### [WHAT IS NEEDED]
The expected output is the complete listing, copied exactly.
Start of DATA TO EXAMINE
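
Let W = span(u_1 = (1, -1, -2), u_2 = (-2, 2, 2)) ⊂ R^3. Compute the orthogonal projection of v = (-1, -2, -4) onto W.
proj_W(v) = (1/2, -1/2, -4)

Set up U = [u_1 | ... | u_2] ∈ R^(3×2). The projector onto W = col(U) is P = U (U^T U)^(-1) U^T.
Compute U^T U =
  [6, -8]
  [-8, 12],
and U^T v = (9, -10).
Solve U^T U · c = U^T v for the coefficients: c = (7/2, 3/2). The projection is proj_W(v) = U c.
Check: (v - proj_W(v)) · u_1 = 0  (should be 0).
Check: (v - proj_W(v)) · u_2 = 0  (should be 0).
Result: proj_W(v) = (1/2, -1/2, -4).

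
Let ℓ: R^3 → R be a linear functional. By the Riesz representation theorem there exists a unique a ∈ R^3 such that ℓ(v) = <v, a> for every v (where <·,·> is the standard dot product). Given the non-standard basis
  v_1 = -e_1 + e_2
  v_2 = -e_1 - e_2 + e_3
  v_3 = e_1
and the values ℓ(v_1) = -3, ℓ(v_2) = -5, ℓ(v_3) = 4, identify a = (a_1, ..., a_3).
a = (4, 1, 0)

Write a = (a_1, ..., a_3) in the standard basis. For each basis vector v_i, ℓ(v_i) = <v_i, a> is a linear equation in the a_j's. Collect the n equations into a matrix system V a = ℓ, where row i of V is v_i (expressed in the standard basis). Since V is invertible (lower-triangular with 1s on the diagonal, up to permutation), solve by back-substitution:
  V =
[[-1, 1, 0],
 [-1, -1, 1],
 [1, 0, 0]]
  V a = (-3, -5, 4)
Solving gives a = (4, 1, 0).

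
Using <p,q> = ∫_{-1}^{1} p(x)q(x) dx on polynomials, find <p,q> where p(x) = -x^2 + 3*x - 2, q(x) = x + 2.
<p,q> = -22/3

Expand the product: p(x)·q(x) = -x^3 + x^2 + 4*x - 4.
∫_{-1}^{1} of each monomial x^k gives [2/(k+1) if k even, 0 if k odd]. Integrating term-by-term (or equivalently evaluating the antiderivative F(x) = -x^4/4 + x^3/3 + 2*x^2 - 4*x at the endpoints):
  F(1) − F(−1) = -23/12 − (65/12) = -22/3.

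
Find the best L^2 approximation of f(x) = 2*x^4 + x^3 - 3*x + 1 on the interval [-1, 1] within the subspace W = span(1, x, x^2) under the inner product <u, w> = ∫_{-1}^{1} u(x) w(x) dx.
g(x) = 12*x^2/7 - 12*x/5 + 29/35

The best approximation g ∈ W is the orthogonal projection of f onto W. Writing g = a_0 + a_1 x + a_2 x^2, the coefficients solve the normal equations G · a = b where
  G_{ij} = <φ_i, φ_j> and b_i = <f, φ_i>, with φ_0 = 1, φ_1 = x, φ_2 = x^2.
G =
  [2, 0, 2/3]
  [0, 2/3, 0]
  [2/3, 0, 2/5],
b = (14/5, -8/5, 26/21).
Solving gives a_0 = 29/35, a_1 = -12/5, a_2 = 12/7, so
  g(x) = 12*x^2/7 - 12*x/5 + 29/35.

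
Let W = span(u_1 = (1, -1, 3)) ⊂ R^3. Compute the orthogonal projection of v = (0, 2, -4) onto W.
proj_W(v) = (-14/11, 14/11, -42/11)

Set up U = [u_1 | ... | u_1] ∈ R^(3×1). The projector onto W = col(U) is P = U (U^T U)^(-1) U^T.
Compute U^T U =
  [11],
and U^T v = (-14).
Solve U^T U · c = U^T v for the coefficients: c = (-14/11). The projection is proj_W(v) = U c.
Check: (v - proj_W(v)) · u_1 = 0  (should be 0).
Result: proj_W(v) = (-14/11, 14/11, -42/11).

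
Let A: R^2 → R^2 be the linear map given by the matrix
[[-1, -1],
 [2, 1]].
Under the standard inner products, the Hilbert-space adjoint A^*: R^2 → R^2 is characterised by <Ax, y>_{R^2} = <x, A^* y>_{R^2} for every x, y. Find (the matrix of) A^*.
A^* = A^T =
[[-1, 2],
 [-1, 1]]

For real matrices with standard dot products, the defining identity <Ax, y> = <x, A^* y> gives (Ax)^T y = x^T (A^*) y, i.e. x^T A^T y = x^T (A^*) y. Since this holds for all x, y, we must have A^* = A^T. Therefore
A^* =
[[-1, 2],
 [-1, 1]].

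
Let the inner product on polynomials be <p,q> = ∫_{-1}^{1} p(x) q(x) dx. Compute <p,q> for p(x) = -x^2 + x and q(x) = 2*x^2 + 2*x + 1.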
End of DATA TO EXAMINE
### [RESPONSE TO THIS EXERCISE]
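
Let W = span(u_1 = (1, -1, -2), u_2 = (-2, 2, 2)) ⊂ R^3. Compute the orthogonal projection of v = (-1, -2, -4) onto W.
proj_W(v) = (1/2, -1/2, -4)

Set up U = [u_1 | ... | u_2] ∈ R^(3×2). The projector onto W = col(U) is P = U (U^T U)^(-1) U^T.
Compute U^T U =
  [6, -8]
  [-8, 12],
and U^T v = (9, -10).
Solve U^T U · c = U^T v for the coefficients: c = (7/2, 3/2). The projection is proj_W(v) = U c.
Check: (v - proj_W(v)) · u_1 = 0  (should be 0).
Check: (v - proj_W(v)) · u_2 = 0  (should be 0).
Result: proj_W(v) = (1/2, -1/2, -4).

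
Let ℓ: R^3 → R be a linear functional. By the Riesz representation theorem there exists a unique a ∈ R^3 such that ℓ(v) = <v, a> for every v (where <·,·> is the standard dot product). Given the non-standard basis
  v_1 = -e_1 + e_2
  v_2 = -e_1 - e_2 + e_3
  v_3 = e_1
and the values ℓ(v_1) = -3, ℓ(v_2) = -5, ℓ(v_3) = 4, identify a = (a_1, ..., a_3).
a = (4, 1, 0)

Write a = (a_1, ..., a_3) in the standard basis. For each basis vector v_i, ℓ(v_i) = <v_i, a> is a linear equation in the a_j's. Collect the n equations into a matrix system V a = ℓ, where row i of V is v_i (expressed in the standard basis). Since V is invertible (lower-triangular with 1s on the diagonal, up to permutation), solve by back-substitution:
  V =
[[-1, 1, 0],
 [-1, -1, 1],
 [1, 0, 0]]
  V a = (-3, -5, 4)
Solving gives a = (4, 1, 0).

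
Using <p,q> = ∫_{-1}^{1} p(x)q(x) dx on polynomials, find <p,q> where p(x) = -x^2 + 3*x - 2, q(x) = x + 2.
<p,q> = -22/3

Expand the product: p(x)·q(x) = -x^3 + x^2 + 4*x - 4.
∫_{-1}^{1} of each monomial x^k gives [2/(k+1) if k even, 0 if k odd]. Integrating term-by-term (or equivalently evaluating the antiderivative F(x) = -x^4/4 + x^3/3 + 2*x^2 - 4*x at the endpoints):
  F(1) − F(−1) = -23/12 − (65/12) = -22/3.

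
Find the best L^2 approximation of f(x) = 2*x^4 + x^3 - 3*x + 1 on the interval [-1, 1] within the subspace W = span(1, x, x^2) under the inner product <u, w> = ∫_{-1}^{1} u(x) w(x) dx.
g(x) = 12*x^2/7 - 12*x/5 + 29/35

The best approximation g ∈ W is the orthogonal projection of f onto W. Writing g = a_0 + a_1 x + a_2 x^2, the coefficients solve the normal equations G · a = b where
  G_{ij} = <φ_i, φ_j> and b_i = <f, φ_i>, with φ_0 = 1, φ_1 = x, φ_2 = x^2.
G =
  [2, 0, 2/3]
  [0, 2/3, 0]
  [2/3, 0, 2/5],
b = (14/5, -8/5, 26/21).
Solving gives a_0 = 29/35, a_1 = -12/5, a_2 = 12/7, so
  g(x) = 12*x^2/7 - 12*x/5 + 29/35.

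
Let W = span(u_1 = (1, -1, 3)) ⊂ R^3. Compute the orthogonal projection of v = (0, 2, -4) onto W.
proj_W(v) = (-14/11, 14/11, -42/11)

Set up U = [u_1 | ... | u_1] ∈ R^(3×1). The projector onto W = col(U) is P = U (U^T U)^(-1) U^T.
Compute U^T U =
  [11],
and U^T v = (-14).
Solve U^T U · c = U^T v for the coefficients: c = (-14/11). The projection is proj_W(v) = U c.
Check: (v - proj_W(v)) · u_1 = 0  (should be 0).
Result: proj_W(v) = (-14/11, 14/11, -42/11).

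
Let A: R^2 → R^2 be the linear map given by the matrix
[[-1, -1],
 [2, 1]].
Under the standard inner products, the Hilbert-space adjoint A^*: R^2 → R^2 is characterised by <Ax, y>_{R^2} = <x, A^* y>_{R^2} for every x, y. Find (the matrix of) A^*.
A^* = A^T =
[[-1, 2],
 [-1, 1]]

For real matrices with standard dot products, the defining identity <Ax, y> = <x, A^* y> gives (Ax)^T y = x^T (A^*) y, i.e. x^T A^T y = x^T (A^*) y. Since this holds for all x, y, we must have A^* = A^T. Therefore
A^* =
[[-1, 2],
 [-1, 1]].

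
Let the inner product on polynomials be <p,q> = ∫_{-1}^{1} p(x) q(x) dx. Compute <p,q> for p(x) = -x^2 + x and q(x) = 2*x^2 + 2*x + 1.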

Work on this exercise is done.